WHAT TO DO:
The entries below are to be copied exactly, with nothing left out.

=== RECORDS PROVIDED ===

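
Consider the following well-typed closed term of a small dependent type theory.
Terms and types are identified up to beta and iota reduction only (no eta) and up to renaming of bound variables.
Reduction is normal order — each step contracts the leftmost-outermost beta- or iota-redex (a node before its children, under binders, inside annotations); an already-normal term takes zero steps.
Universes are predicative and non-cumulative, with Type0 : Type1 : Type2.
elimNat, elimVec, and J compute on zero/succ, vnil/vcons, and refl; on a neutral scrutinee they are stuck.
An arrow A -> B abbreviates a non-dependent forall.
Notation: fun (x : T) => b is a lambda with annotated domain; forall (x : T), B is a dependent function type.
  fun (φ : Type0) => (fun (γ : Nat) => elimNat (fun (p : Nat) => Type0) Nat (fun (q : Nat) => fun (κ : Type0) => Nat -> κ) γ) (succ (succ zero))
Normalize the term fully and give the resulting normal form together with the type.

normal form:
  fun (φ : Type0) => Nat -> Nat -> Nat
type:
  Type0 -> Type0
observation: contracting a beta-redex first, the term normalizes in 8 steps.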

===

TASK OUTPUT:
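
Consider the following well-typed closed term of a small dependent type theory.
Terms and types are identified up to beta and iota reduction only (no eta) and up to renaming of bound variables.
Reduction is normal order — each step contracts the leftmost-outermost beta- or iota-redex (a node before its children, under binders, inside annotations); an already-normal term takes zero steps.
Universes are predicative and non-cumulative, with Type0 : Type1 : Type2.
elimNat, elimVec, and J compute on zero/succ, vnil/vcons, and refl; on a neutral scrutinee they are stuck.
An arrow A -> B abbreviates a non-dependent forall.
Notation: fun (x : T) => b is a lambda with annotated domain; forall (x : T), B is a dependent function type.
  fun (φ : Type0) => (fun (γ : Nat) => elimNat (fun (p : Nat) => Type0) Nat (fun (q : Nat) => fun (κ : Type0) => Nat -> κ) γ) (succ (succ zero))
Normalize the term fully and give the resulting normal form together with the type.

normal form:
  fun (φ : Type0) => Nat -> Nat -> Nat
type:
  Type0 -> Type0
observation: contracting a beta-redex first, the term normalizes in 8 steps.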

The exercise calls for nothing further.